- What is needed:
Below are some records. Count the lines with "Operations" in them and give nothing but the total.

(Data excerpts)

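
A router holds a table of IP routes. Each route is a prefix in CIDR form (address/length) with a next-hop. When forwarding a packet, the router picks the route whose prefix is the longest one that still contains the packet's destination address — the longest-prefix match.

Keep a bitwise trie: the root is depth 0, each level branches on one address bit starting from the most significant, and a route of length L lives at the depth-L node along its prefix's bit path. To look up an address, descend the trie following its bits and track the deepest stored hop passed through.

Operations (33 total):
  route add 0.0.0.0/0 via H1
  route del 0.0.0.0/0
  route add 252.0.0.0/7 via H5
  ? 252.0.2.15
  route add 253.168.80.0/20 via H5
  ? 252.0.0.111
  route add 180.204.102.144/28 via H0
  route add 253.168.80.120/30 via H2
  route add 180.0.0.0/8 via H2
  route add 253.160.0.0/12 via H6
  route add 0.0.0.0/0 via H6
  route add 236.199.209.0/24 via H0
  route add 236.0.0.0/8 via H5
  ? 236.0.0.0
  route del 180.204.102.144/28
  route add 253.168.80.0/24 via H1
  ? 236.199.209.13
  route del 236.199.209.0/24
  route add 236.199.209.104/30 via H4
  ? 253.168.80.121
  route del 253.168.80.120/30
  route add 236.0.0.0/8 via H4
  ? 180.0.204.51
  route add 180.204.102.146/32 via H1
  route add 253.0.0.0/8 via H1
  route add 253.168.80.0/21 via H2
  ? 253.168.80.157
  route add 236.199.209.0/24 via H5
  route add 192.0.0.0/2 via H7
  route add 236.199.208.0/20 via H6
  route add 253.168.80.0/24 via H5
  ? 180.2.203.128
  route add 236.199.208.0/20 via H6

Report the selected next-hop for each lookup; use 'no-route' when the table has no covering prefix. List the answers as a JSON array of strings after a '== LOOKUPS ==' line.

Trace:
  + 0.0.0.0/0 (H1) depth=0
  del 0.0.0.0/0 (clear depth 0)
  + 252.0.0.0/7 (H5) depth=7
  Q 252.0.2.15: descend 1111110 ; hops seen [H5] ; pick H5
  + 253.168.80.0/20 (H5) depth=20
  Q 252.0.0.111: descend 1111110 ; hops seen [H5] ; pick H5
  + 180.204.102.144/28 (H0) depth=28
  + 253.168.80.120/30 (H2) depth=30
  + 180.0.0.0/8 (H2) depth=8
  + 253.160.0.0/12 (H6) depth=12
  + 0.0.0.0/0 (H6) depth=0
  + 236.199.209.0/24 (H0) depth=24
  + 236.0.0.0/8 (H5) depth=8
  Q 236.0.0.0: descend 11101100 ; hops seen [H6,H5] ; pick H5
  del 180.204.102.144/28 (clear depth 28)
  + 253.168.80.0/24 (H1) depth=24
  Q 236.199.209.13: descend 111011001100011111010001 ; hops seen [H6,H5,H0] ; pick H0
  del 236.199.209.0/24 (clear depth 24)
  + 236.199.209.104/30 (H4) depth=30
  Q 253.168.80.121: descend 111111011010100001010000011110 ; hops seen [H6,H5,H6,H5,H1,H2] ; pick H2
  del 253.168.80.120/30 (clear depth 30)
  + 236.0.0.0/8 (H4) depth=8
  Q 180.0.204.51: descend 10110100 ; hops seen [H6,H2] ; pick H2
  + 180.204.102.146/32 (H1) depth=32
  + 253.0.0.0/8 (H1) depth=8
  + 253.168.80.0/21 (H2) depth=21
  Q 253.168.80.157: descend 111111011010100001010000 ; hops seen [H6,H5,H1,H6,H5,H2,H1] ; pick H1
  + 236.199.209.0/24 (H5) depth=24
  + 192.0.0.0/2 (H7) depth=2
  + 236.199.208.0/20 (H6) depth=20
  + 253.168.80.0/24 (H5) depth=24
  Q 180.2.203.128: descend 10110100 ; hops seen [H6,H2] ; pick H2
  + 236.199.208.0/20 (H6) depth=20

== LOOKUPS ==
["H5","H5","H5","H0","H2","H2","H1","H2"]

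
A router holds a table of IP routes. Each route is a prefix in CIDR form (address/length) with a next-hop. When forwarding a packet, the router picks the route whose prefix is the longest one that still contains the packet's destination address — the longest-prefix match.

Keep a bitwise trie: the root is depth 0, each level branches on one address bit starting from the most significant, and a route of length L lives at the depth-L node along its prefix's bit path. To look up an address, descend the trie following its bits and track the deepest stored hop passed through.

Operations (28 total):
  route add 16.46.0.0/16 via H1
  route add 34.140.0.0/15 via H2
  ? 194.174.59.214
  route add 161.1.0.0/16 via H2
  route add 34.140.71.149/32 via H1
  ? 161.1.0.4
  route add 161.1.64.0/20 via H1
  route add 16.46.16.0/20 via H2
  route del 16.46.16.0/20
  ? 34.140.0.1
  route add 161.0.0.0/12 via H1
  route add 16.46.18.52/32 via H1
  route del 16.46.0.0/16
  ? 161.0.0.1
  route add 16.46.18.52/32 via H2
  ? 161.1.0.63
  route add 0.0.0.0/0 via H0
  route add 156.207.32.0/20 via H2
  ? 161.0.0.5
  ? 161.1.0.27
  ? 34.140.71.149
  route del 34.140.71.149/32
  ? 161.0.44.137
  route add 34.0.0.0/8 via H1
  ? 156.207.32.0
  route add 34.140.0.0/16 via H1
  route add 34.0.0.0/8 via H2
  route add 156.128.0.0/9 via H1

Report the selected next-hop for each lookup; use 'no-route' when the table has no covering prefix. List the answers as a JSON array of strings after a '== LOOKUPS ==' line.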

(End Data excerpts)

- Task result:
2